◆ **Exercise requirements**
Gather every line in the records below that contains the word "Answer".

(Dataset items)
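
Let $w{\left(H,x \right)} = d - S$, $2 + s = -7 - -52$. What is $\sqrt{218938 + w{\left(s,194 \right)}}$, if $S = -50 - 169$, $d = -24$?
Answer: $\sqrt{219133} \approx 468.12$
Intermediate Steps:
$S = -219$
$s = 43$ ($s = -2 - -45 = -2 + \left(-7 + 52\right) = -2 + 45 = 43$)
$w{\left(H,x \right)} = 195$ ($w{\left(H,x \right)} = -24 - -219 = -24 + 219 = 195$)
$\sqrt{218938 + w{\left(s,194 \right)}} = \sqrt{218938 + 195} = \sqrt{219133}$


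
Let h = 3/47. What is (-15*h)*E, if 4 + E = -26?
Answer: 1350/47 ≈ 28.723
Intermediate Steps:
E = -30 (E = -4 - 26 = -30)
h = 3/47 (h = 3*(1/47) = 3/47 ≈ 0.063830)
(-15*h)*E = -15*3/47*(-30) = -45/47*(-30) = 1350/47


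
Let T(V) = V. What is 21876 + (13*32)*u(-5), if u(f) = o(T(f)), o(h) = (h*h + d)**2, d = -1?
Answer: 261492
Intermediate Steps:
o(h) = (-1 + h**2)**2 (o(h) = (h*h - 1)**2 = (h**2 - 1)**2 = (-1 + h**2)**2)
u(f) = (-1 + f**2)**2
21876 + (13*32)*u(-5) = 21876 + (13*32)*(-1 + (-5)**2)**2 = 21876 + 416*(-1 + 25)**2 = 21876 + 416*24**2 = 21876 + 416*576 = 21876 + 239616 = 261492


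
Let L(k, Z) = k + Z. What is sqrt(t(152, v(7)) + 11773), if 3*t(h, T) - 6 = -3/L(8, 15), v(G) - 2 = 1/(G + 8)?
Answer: 2*sqrt(1557238)/23 ≈ 108.51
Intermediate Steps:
L(k, Z) = Z + k
v(G) = 2 + 1/(8 + G) (v(G) = 2 + 1/(G + 8) = 2 + 1/(8 + G))
t(h, T) = 45/23 (t(h, T) = 2 + (-3/(15 + 8))/3 = 2 + (-3/23)/3 = 2 + (-3*1/23)/3 = 2 + (1/3)*(-3/23) = 2 - 1/23 = 45/23)
sqrt(t(152, v(7)) + 11773) = sqrt(45/23 + 11773) = sqrt(270824/23) = 2*sqrt(1557238)/23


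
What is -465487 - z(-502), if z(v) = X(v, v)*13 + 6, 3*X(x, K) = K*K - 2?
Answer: -4672505/3 ≈ -1.5575e+6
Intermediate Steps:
X(x, K) = -⅔ + K²/3 (X(x, K) = (K*K - 2)/3 = (K² - 2)/3 = (-2 + K²)/3 = -⅔ + K²/3)
z(v) = -8/3 + 13*v²/3 (z(v) = (-⅔ + v²/3)*13 + 6 = (-26/3 + 13*v²/3) + 6 = -8/3 + 13*v²/3)
-465487 - z(-502) = -465487 - (-8/3 + (13/3)*(-502)²) = -465487 - (-8/3 + (13/3)*252004) = -465487 - (-8/3 + 3276052/3) = -465487 - 1*3276044/3 = -465487 - 3276044/3 = -4672505/3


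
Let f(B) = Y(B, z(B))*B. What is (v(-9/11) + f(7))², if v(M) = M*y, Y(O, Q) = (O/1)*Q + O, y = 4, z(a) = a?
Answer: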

◆ **Response area**
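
Answer: $\sqrt{219133} \approx 468.12$
Answer: 1350/47 ≈ 28.723
Answer: 261492
Answer: 2*sqrt(1557238)/23 ≈ 108.51
Answer: -4672505/3 ≈ -1.5575e+6
Answer: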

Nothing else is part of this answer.